**Activity**
Begin with the line that has "Solving gives billboards". Give it and every line after it again, exactly, through the end of the entries below.

**Data records**
[Start of Attachment]
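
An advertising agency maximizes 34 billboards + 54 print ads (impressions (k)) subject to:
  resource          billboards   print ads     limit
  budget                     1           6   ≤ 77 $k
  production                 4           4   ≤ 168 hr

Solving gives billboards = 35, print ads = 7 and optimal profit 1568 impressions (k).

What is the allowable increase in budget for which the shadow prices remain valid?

175

Binding constraints: budget, production. The basis is B = [[1,6],[4,4]] with det -20.
Per unit increase in budget, x* moves by d = (-0.2, 0.2).
The basis stays optimal until billboards reaches 0; allowable increase = 175 $k.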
[End of Attachment]
**Response area**
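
Solving gives billboards = 35, print ads = 7 and optimal profit 1568 impressions (k).

What is the allowable increase in budget for which the shadow prices remain valid?

175

Binding constraints: budget, production. The basis is B = [[1,6],[4,4]] with det -20.
Per unit increase in budget, x* moves by d = (-0.2, 0.2).
The basis stays optimal until billboards reaches 0; allowable increase = 175 $k.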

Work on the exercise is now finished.